══ Supplied data ══
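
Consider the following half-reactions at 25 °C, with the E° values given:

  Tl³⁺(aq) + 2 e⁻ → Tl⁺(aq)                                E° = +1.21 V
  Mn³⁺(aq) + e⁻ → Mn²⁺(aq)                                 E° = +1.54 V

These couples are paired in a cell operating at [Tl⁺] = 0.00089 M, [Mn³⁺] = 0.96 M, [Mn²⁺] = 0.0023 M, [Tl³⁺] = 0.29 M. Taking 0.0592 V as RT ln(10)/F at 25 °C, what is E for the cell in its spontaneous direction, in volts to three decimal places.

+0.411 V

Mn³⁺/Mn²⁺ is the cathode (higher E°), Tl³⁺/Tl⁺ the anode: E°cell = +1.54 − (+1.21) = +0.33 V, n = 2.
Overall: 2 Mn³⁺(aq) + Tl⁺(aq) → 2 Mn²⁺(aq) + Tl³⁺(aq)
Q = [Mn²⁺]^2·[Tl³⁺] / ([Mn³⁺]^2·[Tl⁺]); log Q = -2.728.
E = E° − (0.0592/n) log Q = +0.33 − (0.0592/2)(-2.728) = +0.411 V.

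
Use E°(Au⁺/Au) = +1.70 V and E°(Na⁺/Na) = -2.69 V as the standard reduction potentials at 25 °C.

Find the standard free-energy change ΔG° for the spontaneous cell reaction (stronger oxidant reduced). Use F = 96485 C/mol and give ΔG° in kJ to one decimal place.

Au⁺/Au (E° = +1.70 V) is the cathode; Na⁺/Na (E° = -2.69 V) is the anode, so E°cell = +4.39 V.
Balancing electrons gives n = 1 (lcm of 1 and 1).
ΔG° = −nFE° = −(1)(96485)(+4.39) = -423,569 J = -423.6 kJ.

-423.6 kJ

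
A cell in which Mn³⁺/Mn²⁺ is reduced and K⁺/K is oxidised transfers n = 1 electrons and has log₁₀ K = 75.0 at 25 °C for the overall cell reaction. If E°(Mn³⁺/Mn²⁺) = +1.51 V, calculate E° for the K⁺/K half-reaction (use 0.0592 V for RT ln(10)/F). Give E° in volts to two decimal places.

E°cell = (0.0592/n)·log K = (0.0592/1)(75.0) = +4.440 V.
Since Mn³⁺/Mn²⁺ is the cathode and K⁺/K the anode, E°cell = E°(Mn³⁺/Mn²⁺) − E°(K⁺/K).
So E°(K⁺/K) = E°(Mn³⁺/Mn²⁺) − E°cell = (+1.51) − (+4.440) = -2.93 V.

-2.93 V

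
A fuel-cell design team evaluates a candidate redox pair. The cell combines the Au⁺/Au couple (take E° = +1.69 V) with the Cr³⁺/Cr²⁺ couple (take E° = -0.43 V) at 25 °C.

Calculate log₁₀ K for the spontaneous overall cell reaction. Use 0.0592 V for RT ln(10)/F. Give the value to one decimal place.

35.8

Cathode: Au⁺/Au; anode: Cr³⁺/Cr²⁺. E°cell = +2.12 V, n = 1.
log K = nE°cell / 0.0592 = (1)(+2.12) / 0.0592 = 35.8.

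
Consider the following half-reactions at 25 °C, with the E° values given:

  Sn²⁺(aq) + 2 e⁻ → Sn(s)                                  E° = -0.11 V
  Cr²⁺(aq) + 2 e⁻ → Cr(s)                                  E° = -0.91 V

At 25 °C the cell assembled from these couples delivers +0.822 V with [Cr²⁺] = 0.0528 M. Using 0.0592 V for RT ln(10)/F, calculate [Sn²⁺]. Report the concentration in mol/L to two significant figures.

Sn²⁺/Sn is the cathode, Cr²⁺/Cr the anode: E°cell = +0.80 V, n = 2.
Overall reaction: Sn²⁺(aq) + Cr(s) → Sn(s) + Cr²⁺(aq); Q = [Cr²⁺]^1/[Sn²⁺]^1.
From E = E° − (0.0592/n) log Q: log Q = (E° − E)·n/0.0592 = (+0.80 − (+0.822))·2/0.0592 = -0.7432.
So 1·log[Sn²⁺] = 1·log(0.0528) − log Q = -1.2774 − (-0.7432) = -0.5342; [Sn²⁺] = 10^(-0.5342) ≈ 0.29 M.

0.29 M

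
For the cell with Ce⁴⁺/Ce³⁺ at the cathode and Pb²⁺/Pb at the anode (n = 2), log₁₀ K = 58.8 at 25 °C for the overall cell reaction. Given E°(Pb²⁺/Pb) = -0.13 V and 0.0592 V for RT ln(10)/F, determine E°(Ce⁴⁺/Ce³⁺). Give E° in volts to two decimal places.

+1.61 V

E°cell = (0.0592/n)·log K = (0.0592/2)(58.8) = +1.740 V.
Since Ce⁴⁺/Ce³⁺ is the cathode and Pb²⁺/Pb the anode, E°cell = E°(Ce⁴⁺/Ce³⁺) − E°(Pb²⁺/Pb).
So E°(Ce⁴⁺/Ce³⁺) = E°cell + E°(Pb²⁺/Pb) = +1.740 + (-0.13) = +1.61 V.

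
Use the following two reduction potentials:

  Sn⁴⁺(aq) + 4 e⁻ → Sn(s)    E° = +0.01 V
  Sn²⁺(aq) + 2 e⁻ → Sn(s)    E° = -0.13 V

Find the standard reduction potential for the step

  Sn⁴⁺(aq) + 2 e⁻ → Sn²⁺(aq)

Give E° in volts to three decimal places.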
═══
→ **To do**: Starting from the line holding "Find the standard reduction", restate the remaining lines of the data word for word, including the last.

→ **Exercise result**:
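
Find the standard reduction potential for the step

  Sn⁴⁺(aq) + 2 e⁻ → Sn²⁺(aq)

Give E° in volts to three decimal places.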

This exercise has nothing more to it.